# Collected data
■ ■ ■ ■

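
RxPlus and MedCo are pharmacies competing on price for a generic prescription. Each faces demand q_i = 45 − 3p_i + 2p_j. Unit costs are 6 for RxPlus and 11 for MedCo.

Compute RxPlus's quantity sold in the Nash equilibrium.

RxPlus's profit: π = (p_{RxPlus} − 6)(45 − 3p_{RxPlus} + 2p_{MedCo}).
∂π/∂p_{RxPlus} = 63 − 6p_{RxPlus} + 2p_{MedCo} = 0 ⇒ p_{RxPlus} = 10.5 + (1/3)p_{MedCo}.
Similarly p_{MedCo} = 13 + (1/3)p_{RxPlus}.
Plugging p_{MedCo} into RxPlus's best response: p_{RxPlus} = 10.5 + (1/3)(13 + (1/3)p_{RxPlus}) ⇒ (8/9)p_{RxPlus} = 89/6, so p_{RxPlus} = 16.6875.
Then p_{MedCo} = 13 + (1/3)·16.6875 = 18.5625.
q_{RxPlus} = 45 − 3·16.6875 + 2·18.5625 = 32.0625.

32.0625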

■ ■ ■ ■

# WORK REQUIRED
Output only the lines from the line that contains "Compute RxPlus's quantity" through the end of the entries, both included, exactly as they appear.

# TASK RESULT
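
Compute RxPlus's quantity sold in the Nash equilibrium.

RxPlus's profit: π = (p_{RxPlus} − 6)(45 − 3p_{RxPlus} + 2p_{MedCo}).
∂π/∂p_{RxPlus} = 63 − 6p_{RxPlus} + 2p_{MedCo} = 0 ⇒ p_{RxPlus} = 10.5 + (1/3)p_{MedCo}.
Similarly p_{MedCo} = 13 + (1/3)p_{RxPlus}.
Plugging p_{MedCo} into RxPlus's best response: p_{RxPlus} = 10.5 + (1/3)(13 + (1/3)p_{RxPlus}) ⇒ (8/9)p_{RxPlus} = 89/6, so p_{RxPlus} = 16.6875.
Then p_{MedCo} = 13 + (1/3)·16.6875 = 18.5625.
q_{RxPlus} = 45 − 3·16.6875 + 2·18.5625 = 32.0625.

32.0625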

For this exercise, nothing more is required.